• **Task**
Which lines below mention "What"? Pick each one out.

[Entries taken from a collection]
___

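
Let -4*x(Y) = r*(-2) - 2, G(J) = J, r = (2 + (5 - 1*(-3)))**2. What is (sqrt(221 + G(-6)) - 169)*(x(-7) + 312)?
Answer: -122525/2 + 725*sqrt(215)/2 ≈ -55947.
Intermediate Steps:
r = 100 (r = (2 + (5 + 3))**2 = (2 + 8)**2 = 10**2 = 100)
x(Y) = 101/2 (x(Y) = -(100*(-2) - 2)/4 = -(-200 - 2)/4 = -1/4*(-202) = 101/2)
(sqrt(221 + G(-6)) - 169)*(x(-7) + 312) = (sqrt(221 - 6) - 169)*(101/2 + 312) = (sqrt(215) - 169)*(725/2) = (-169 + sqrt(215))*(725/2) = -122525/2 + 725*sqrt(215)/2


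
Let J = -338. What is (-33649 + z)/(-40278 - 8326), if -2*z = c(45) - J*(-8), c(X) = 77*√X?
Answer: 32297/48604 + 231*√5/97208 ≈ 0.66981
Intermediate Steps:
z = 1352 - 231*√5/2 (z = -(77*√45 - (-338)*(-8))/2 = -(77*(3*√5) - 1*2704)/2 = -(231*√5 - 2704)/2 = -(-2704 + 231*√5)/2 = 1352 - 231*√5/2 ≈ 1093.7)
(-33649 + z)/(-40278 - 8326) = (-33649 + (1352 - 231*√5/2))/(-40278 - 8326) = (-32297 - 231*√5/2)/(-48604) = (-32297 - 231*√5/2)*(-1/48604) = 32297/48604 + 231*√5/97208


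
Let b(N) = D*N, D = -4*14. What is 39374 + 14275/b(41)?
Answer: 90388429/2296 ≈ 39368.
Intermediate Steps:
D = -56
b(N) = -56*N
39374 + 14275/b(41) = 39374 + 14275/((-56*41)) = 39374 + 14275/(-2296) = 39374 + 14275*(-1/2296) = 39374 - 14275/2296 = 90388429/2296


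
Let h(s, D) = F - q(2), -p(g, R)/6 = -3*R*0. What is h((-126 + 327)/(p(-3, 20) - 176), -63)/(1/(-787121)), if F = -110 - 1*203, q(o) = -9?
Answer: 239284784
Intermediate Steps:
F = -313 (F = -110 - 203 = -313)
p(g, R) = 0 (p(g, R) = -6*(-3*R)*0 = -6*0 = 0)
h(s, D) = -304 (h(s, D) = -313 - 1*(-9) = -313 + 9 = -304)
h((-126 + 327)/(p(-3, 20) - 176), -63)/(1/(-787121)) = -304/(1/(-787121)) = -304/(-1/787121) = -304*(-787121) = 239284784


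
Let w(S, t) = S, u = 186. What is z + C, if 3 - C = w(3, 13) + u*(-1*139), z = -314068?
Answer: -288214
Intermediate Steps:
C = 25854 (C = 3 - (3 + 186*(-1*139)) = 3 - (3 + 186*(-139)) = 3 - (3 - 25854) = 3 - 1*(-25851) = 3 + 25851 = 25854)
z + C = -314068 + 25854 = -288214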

___

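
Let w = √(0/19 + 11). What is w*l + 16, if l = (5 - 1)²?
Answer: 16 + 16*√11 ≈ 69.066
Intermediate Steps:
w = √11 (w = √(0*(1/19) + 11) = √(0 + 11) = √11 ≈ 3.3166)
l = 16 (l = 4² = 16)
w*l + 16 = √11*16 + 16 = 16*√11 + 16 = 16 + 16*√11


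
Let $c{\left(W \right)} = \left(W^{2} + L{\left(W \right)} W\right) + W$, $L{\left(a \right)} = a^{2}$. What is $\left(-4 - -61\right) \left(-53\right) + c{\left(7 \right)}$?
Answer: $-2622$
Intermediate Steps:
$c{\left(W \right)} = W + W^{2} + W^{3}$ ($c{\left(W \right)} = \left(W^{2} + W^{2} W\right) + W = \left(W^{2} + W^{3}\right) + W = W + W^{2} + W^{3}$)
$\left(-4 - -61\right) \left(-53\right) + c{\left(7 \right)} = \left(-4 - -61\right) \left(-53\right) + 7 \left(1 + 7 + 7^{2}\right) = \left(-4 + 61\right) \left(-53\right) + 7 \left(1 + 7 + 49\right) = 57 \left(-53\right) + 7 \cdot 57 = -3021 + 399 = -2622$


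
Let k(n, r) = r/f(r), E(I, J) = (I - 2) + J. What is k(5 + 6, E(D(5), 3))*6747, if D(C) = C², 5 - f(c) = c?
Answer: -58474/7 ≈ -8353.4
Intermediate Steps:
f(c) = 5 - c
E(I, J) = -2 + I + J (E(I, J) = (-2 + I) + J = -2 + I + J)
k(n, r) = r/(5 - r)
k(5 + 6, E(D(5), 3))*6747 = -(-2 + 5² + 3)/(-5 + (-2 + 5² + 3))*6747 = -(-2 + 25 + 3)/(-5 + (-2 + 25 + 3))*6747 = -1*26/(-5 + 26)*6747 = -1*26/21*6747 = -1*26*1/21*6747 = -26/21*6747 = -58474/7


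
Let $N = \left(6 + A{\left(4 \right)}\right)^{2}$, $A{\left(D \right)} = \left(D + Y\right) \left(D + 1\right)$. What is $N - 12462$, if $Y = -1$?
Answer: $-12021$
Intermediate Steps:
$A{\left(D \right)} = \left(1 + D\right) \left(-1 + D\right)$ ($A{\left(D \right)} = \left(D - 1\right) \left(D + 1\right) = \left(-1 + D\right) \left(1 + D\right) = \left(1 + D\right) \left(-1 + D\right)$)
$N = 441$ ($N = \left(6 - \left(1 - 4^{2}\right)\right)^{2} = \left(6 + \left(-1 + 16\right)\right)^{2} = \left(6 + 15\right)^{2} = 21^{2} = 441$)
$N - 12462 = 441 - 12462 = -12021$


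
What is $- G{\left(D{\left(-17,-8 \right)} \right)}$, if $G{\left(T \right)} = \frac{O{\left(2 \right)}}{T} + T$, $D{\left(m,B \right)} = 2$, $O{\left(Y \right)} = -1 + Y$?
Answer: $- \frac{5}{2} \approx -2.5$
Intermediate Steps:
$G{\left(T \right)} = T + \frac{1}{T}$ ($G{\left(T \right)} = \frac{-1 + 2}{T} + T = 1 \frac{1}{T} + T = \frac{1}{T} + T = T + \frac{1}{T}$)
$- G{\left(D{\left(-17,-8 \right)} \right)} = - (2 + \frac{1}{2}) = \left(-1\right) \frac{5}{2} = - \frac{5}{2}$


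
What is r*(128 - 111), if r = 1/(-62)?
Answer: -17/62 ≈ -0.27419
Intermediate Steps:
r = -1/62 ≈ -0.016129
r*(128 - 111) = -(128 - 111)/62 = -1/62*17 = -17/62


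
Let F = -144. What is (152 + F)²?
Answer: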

___

• **Answer to the exercise**
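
Let -4*x(Y) = r*(-2) - 2, G(J) = J, r = (2 + (5 - 1*(-3)))**2. What is (sqrt(221 + G(-6)) - 169)*(x(-7) + 312)?
Let J = -338. What is (-33649 + z)/(-40278 - 8326), if -2*z = c(45) - J*(-8), c(X) = 77*√X?
Let b(N) = D*N, D = -4*14. What is 39374 + 14275/b(41)?
Let h(s, D) = F - q(2), -p(g, R)/6 = -3*R*0. What is h((-126 + 327)/(p(-3, 20) - 176), -63)/(1/(-787121)), if F = -110 - 1*203, q(o) = -9?
Let w(S, t) = S, u = 186. What is z + C, if 3 - C = w(3, 13) + u*(-1*139), z = -314068?
Let w = √(0/19 + 11). What is w*l + 16, if l = (5 - 1)²?
Let $c{\left(W \right)} = \left(W^{2} + L{\left(W \right)} W\right) + W$, $L{\left(a \right)} = a^{2}$. What is $\left(-4 - -61\right) \left(-53\right) + c{\left(7 \right)}$?
Let k(n, r) = r/f(r), E(I, J) = (I - 2) + J. What is k(5 + 6, E(D(5), 3))*6747, if D(C) = C², 5 - f(c) = c?
Let $N = \left(6 + A{\left(4 \right)}\right)^{2}$, $A{\left(D \right)} = \left(D + Y\right) \left(D + 1\right)$. What is $N - 12462$, if $Y = -1$?
What is $- G{\left(D{\left(-17,-8 \right)} \right)}$, if $G{\left(T \right)} = \frac{O{\left(2 \right)}}{T} + T$, $D{\left(m,B \right)} = 2$, $O{\left(Y \right)} = -1 + Y$?
What is r*(128 - 111), if r = 1/(-62)?
Let F = -144. What is (152 + F)²?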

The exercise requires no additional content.